◆ **Given data**:
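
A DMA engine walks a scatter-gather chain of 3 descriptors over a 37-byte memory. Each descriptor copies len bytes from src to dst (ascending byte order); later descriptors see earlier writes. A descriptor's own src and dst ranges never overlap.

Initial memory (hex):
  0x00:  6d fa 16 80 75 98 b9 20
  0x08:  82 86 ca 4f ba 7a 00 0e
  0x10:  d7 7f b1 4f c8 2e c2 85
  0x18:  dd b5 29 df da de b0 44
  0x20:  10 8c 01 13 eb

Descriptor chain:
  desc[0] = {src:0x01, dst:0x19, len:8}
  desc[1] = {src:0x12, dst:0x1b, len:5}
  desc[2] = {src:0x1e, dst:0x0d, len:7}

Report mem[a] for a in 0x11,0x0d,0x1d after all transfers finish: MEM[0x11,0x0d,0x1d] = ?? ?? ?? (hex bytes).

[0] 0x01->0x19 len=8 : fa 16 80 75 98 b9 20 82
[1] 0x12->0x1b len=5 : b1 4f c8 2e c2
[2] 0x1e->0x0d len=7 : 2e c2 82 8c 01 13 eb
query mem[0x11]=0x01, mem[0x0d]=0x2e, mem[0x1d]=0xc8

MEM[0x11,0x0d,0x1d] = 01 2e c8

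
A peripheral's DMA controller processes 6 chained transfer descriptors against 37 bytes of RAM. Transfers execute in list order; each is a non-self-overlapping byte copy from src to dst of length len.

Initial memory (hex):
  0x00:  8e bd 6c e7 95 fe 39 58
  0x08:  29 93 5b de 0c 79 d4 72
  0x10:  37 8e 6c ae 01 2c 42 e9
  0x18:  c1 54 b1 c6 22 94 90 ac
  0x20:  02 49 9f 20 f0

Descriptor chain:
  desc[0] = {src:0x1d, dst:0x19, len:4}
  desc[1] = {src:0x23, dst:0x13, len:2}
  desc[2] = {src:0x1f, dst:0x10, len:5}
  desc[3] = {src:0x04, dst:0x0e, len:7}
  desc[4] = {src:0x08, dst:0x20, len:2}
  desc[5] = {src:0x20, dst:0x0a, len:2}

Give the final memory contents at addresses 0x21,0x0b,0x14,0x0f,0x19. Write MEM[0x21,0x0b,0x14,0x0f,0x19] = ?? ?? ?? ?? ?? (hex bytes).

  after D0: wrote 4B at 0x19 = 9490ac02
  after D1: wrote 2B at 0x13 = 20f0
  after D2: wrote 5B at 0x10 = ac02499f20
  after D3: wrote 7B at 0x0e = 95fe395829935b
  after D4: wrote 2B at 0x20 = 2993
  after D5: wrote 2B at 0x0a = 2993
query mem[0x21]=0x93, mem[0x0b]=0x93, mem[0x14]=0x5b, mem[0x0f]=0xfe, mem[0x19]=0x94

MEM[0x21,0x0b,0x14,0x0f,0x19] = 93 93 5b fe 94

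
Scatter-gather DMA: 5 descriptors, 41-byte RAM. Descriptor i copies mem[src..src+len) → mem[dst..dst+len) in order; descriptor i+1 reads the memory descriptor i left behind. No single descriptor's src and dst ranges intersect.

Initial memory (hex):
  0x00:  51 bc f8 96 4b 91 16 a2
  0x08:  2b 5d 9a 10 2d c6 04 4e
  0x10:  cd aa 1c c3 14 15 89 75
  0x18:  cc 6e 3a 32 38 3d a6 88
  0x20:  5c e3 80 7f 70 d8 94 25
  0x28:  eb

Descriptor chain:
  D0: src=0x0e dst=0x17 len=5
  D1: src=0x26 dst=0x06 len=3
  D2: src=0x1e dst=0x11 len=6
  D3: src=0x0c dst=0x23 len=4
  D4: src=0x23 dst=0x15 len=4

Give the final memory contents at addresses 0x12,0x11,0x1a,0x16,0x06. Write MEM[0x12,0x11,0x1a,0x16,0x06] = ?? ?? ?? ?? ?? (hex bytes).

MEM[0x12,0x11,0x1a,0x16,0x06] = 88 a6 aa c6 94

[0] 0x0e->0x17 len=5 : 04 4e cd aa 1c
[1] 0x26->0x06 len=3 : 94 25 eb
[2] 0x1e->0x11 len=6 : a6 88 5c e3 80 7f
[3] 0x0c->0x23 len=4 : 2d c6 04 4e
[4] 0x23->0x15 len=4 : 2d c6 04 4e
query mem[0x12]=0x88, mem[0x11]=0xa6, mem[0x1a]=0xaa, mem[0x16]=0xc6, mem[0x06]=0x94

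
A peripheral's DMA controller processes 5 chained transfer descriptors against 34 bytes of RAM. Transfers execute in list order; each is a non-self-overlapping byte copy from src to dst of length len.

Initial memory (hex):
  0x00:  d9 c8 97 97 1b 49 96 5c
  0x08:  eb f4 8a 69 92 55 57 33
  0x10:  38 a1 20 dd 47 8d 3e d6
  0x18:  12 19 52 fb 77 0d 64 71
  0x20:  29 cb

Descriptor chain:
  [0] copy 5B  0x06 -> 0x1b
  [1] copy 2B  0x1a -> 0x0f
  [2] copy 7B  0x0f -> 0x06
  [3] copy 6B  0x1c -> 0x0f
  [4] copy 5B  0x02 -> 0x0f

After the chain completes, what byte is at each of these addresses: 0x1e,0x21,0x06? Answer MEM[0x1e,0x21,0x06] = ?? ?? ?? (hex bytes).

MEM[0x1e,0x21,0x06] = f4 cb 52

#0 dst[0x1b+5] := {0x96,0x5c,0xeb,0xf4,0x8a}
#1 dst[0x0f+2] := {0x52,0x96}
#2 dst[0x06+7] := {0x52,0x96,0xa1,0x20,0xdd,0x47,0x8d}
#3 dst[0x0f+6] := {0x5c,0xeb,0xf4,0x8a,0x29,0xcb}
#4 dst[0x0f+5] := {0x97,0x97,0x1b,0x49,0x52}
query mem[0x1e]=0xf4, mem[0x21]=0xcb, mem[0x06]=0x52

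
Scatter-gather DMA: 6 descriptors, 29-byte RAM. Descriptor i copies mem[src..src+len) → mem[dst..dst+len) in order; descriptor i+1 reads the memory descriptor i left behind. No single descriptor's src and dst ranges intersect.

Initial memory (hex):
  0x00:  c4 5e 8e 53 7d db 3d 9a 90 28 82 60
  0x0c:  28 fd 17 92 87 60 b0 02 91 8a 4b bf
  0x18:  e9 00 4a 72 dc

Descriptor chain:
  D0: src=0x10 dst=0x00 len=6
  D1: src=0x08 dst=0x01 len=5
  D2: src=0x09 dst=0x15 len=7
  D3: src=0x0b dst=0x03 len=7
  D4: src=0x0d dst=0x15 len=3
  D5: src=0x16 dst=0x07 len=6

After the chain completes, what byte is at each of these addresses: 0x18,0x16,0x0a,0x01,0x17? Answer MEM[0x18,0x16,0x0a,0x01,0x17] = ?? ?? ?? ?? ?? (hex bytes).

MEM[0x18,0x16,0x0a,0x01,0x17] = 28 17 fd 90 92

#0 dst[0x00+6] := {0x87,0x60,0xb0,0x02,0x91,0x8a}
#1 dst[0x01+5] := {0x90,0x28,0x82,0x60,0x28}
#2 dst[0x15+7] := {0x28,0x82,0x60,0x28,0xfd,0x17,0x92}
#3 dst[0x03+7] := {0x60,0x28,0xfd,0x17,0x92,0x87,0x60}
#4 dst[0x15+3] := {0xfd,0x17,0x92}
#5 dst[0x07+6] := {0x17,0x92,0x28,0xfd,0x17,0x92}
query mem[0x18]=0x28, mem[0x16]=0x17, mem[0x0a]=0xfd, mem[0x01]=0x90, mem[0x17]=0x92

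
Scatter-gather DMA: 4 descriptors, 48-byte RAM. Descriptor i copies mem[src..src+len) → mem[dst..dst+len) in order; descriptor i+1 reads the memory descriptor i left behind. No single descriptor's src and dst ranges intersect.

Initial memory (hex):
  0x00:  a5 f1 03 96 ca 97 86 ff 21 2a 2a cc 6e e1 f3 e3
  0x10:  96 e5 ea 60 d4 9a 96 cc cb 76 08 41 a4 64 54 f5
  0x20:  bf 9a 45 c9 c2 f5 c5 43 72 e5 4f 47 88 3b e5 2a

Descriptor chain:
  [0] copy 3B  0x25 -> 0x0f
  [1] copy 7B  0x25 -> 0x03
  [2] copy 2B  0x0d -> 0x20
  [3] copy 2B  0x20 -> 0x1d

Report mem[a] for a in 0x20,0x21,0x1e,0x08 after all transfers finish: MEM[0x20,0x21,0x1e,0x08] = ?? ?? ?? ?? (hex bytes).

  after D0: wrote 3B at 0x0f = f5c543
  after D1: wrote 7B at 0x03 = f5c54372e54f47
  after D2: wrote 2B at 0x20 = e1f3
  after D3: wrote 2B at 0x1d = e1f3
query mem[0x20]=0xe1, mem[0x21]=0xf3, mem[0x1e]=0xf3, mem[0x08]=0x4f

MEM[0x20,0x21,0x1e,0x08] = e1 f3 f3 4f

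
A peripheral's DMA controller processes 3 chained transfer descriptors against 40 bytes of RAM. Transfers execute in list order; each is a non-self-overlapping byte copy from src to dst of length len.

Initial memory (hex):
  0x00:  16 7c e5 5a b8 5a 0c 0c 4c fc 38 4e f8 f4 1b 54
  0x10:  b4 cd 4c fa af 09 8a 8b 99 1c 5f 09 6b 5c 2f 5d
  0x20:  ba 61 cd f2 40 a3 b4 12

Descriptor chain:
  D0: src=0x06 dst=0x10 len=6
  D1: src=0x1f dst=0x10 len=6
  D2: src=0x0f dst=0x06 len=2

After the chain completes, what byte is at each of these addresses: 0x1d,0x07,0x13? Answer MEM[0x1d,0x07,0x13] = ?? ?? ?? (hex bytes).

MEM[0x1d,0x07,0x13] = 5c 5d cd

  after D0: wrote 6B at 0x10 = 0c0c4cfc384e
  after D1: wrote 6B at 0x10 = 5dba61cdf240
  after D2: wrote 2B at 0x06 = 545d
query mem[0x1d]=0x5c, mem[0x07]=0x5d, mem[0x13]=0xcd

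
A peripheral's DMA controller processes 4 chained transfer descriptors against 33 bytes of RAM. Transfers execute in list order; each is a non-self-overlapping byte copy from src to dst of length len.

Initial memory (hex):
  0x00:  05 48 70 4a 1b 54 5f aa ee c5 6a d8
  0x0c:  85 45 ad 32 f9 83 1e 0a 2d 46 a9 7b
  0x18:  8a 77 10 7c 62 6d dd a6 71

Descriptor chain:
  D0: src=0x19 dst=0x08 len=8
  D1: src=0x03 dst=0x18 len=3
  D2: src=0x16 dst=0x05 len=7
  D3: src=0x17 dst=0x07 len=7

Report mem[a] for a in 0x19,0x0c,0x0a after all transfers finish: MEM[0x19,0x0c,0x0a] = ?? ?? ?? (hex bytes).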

◆ **Try it**:
Taking the entries above, restate exactly those lines that fall between the line with "D2: src=0x09 dst=0x15 len=7" and the line with "D5: src=0x16 dst=0x07 len=6", keeping both of those lines too.

◆ **Exercise answer**:
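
  D2: src=0x09 dst=0x15 len=7
  D3: src=0x0b dst=0x03 len=7
  D4: src=0x0d dst=0x15 len=3
  D5: src=0x16 dst=0x07 len=6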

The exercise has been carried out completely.